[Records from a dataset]

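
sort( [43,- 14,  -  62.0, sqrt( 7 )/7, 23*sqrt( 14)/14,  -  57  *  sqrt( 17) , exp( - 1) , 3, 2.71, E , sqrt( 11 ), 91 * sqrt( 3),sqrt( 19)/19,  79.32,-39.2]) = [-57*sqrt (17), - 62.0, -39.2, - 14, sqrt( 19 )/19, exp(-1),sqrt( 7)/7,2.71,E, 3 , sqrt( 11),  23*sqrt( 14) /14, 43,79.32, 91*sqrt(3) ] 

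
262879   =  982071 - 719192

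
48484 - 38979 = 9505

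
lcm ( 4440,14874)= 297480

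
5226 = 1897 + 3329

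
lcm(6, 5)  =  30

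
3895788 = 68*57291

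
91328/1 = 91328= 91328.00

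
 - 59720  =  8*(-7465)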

__ABOUT THIS TASK__: Every record should be given again exactly.

__RESULT FOR THIS EXERCISE__:
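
sort( [43,- 14,  -  62.0, sqrt( 7 )/7, 23*sqrt( 14)/14,  -  57  *  sqrt( 17) , exp( - 1) , 3, 2.71, E , sqrt( 11 ), 91 * sqrt( 3),sqrt( 19)/19,  79.32,-39.2]) = [-57*sqrt (17), - 62.0, -39.2, - 14, sqrt( 19 )/19, exp(-1),sqrt( 7)/7,2.71,E, 3 , sqrt( 11),  23*sqrt( 14) /14, 43,79.32, 91*sqrt(3) ] 

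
262879   =  982071 - 719192

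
48484 - 38979 = 9505

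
lcm ( 4440,14874)= 297480

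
5226 = 1897 + 3329

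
lcm(6, 5)  =  30

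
3895788 = 68*57291

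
91328/1 = 91328= 91328.00

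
 - 59720  =  8*(-7465)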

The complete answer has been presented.